◆ Task
Set down every record below exactly as it stands.

◆ Items from a dataset

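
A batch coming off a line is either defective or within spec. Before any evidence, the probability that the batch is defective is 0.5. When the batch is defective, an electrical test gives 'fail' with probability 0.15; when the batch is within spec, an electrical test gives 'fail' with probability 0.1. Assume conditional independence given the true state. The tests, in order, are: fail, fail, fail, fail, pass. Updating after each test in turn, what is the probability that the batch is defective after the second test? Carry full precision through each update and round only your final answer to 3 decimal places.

0.692

After 'fail': P(defective) = 0.15·0.5000 / (0.15·0.5000 + 0.1·0.5000) ≈ 0.6000
After 'fail': P(defective) = 0.15·0.6000 / (0.15·0.6000 + 0.1·0.4000) ≈ 0.6923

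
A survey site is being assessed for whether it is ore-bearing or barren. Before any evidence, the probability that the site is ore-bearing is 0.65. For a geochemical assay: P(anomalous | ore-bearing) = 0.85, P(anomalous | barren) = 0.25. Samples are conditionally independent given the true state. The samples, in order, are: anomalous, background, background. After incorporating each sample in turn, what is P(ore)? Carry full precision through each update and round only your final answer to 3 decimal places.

After 'anomalous': P(ore) = 0.85·0.6500 / (0.85·0.6500 + 0.25·0.3500) ≈ 0.8633
After 'background': P(ore) = 0.15·0.8633 / (0.15·0.8633 + 0.75·0.1367) ≈ 0.5581
After 'background': P(ore) = 0.15·0.5581 / (0.15·0.5581 + 0.75·0.4419) ≈ 0.2016

0.202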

◆ Output for this task
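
A batch coming off a line is either defective or within spec. Before any evidence, the probability that the batch is defective is 0.5. When the batch is defective, an electrical test gives 'fail' with probability 0.15; when the batch is within spec, an electrical test gives 'fail' with probability 0.1. Assume conditional independence given the true state. The tests, in order, are: fail, fail, fail, fail, pass. Updating after each test in turn, what is the probability that the batch is defective after the second test? Carry full precision through each update and round only your final answer to 3 decimal places.

0.692

After 'fail': P(defective) = 0.15·0.5000 / (0.15·0.5000 + 0.1·0.5000) ≈ 0.6000
After 'fail': P(defective) = 0.15·0.6000 / (0.15·0.6000 + 0.1·0.4000) ≈ 0.6923

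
A survey site is being assessed for whether it is ore-bearing or barren. Before any evidence, the probability that the site is ore-bearing is 0.65. For a geochemical assay: P(anomalous | ore-bearing) = 0.85, P(anomalous | barren) = 0.25. Samples are conditionally independent given the true state. The samples, in order, are: anomalous, background, background. After incorporating each sample in turn, what is P(ore)? Carry full precision through each update and round only your final answer to 3 decimal places.

After 'anomalous': P(ore) = 0.85·0.6500 / (0.85·0.6500 + 0.25·0.3500) ≈ 0.8633
After 'background': P(ore) = 0.15·0.8633 / (0.15·0.8633 + 0.75·0.1367) ≈ 0.5581
After 'background': P(ore) = 0.15·0.5581 / (0.15·0.5581 + 0.75·0.4419) ≈ 0.2016

0.202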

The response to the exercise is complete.